*** Record extracts Section Begins ***

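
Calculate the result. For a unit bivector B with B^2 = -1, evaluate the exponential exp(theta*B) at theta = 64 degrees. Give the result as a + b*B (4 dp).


For a unit bivector B with B^2 = -1, the exponential series gives
e^(theta*B) = cos(theta) + sin(theta)*B (the GA analogue of Euler's formula).
theta = 64 degrees = 1.117011 rad
cos(64 deg) = 0.4384
sin(64 deg) = 0.8988
exp(theta*B) = 0.4384 + 0.8988*B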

*** Record extracts Section Ends ***

## [Task item]
Write out the data again, exactly and in full.

## [Exercise result]
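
Calculate the result. For a unit bivector B with B^2 = -1, evaluate the exponential exp(theta*B) at theta = 64 degrees. Give the result as a + b*B (4 dp).


For a unit bivector B with B^2 = -1, the exponential series gives
e^(theta*B) = cos(theta) + sin(theta)*B (the GA analogue of Euler's formula).
theta = 64 degrees = 1.117011 rad
cos(64 deg) = 0.4384
sin(64 deg) = 0.8988
exp(theta*B) = 0.4384 + 0.8988*B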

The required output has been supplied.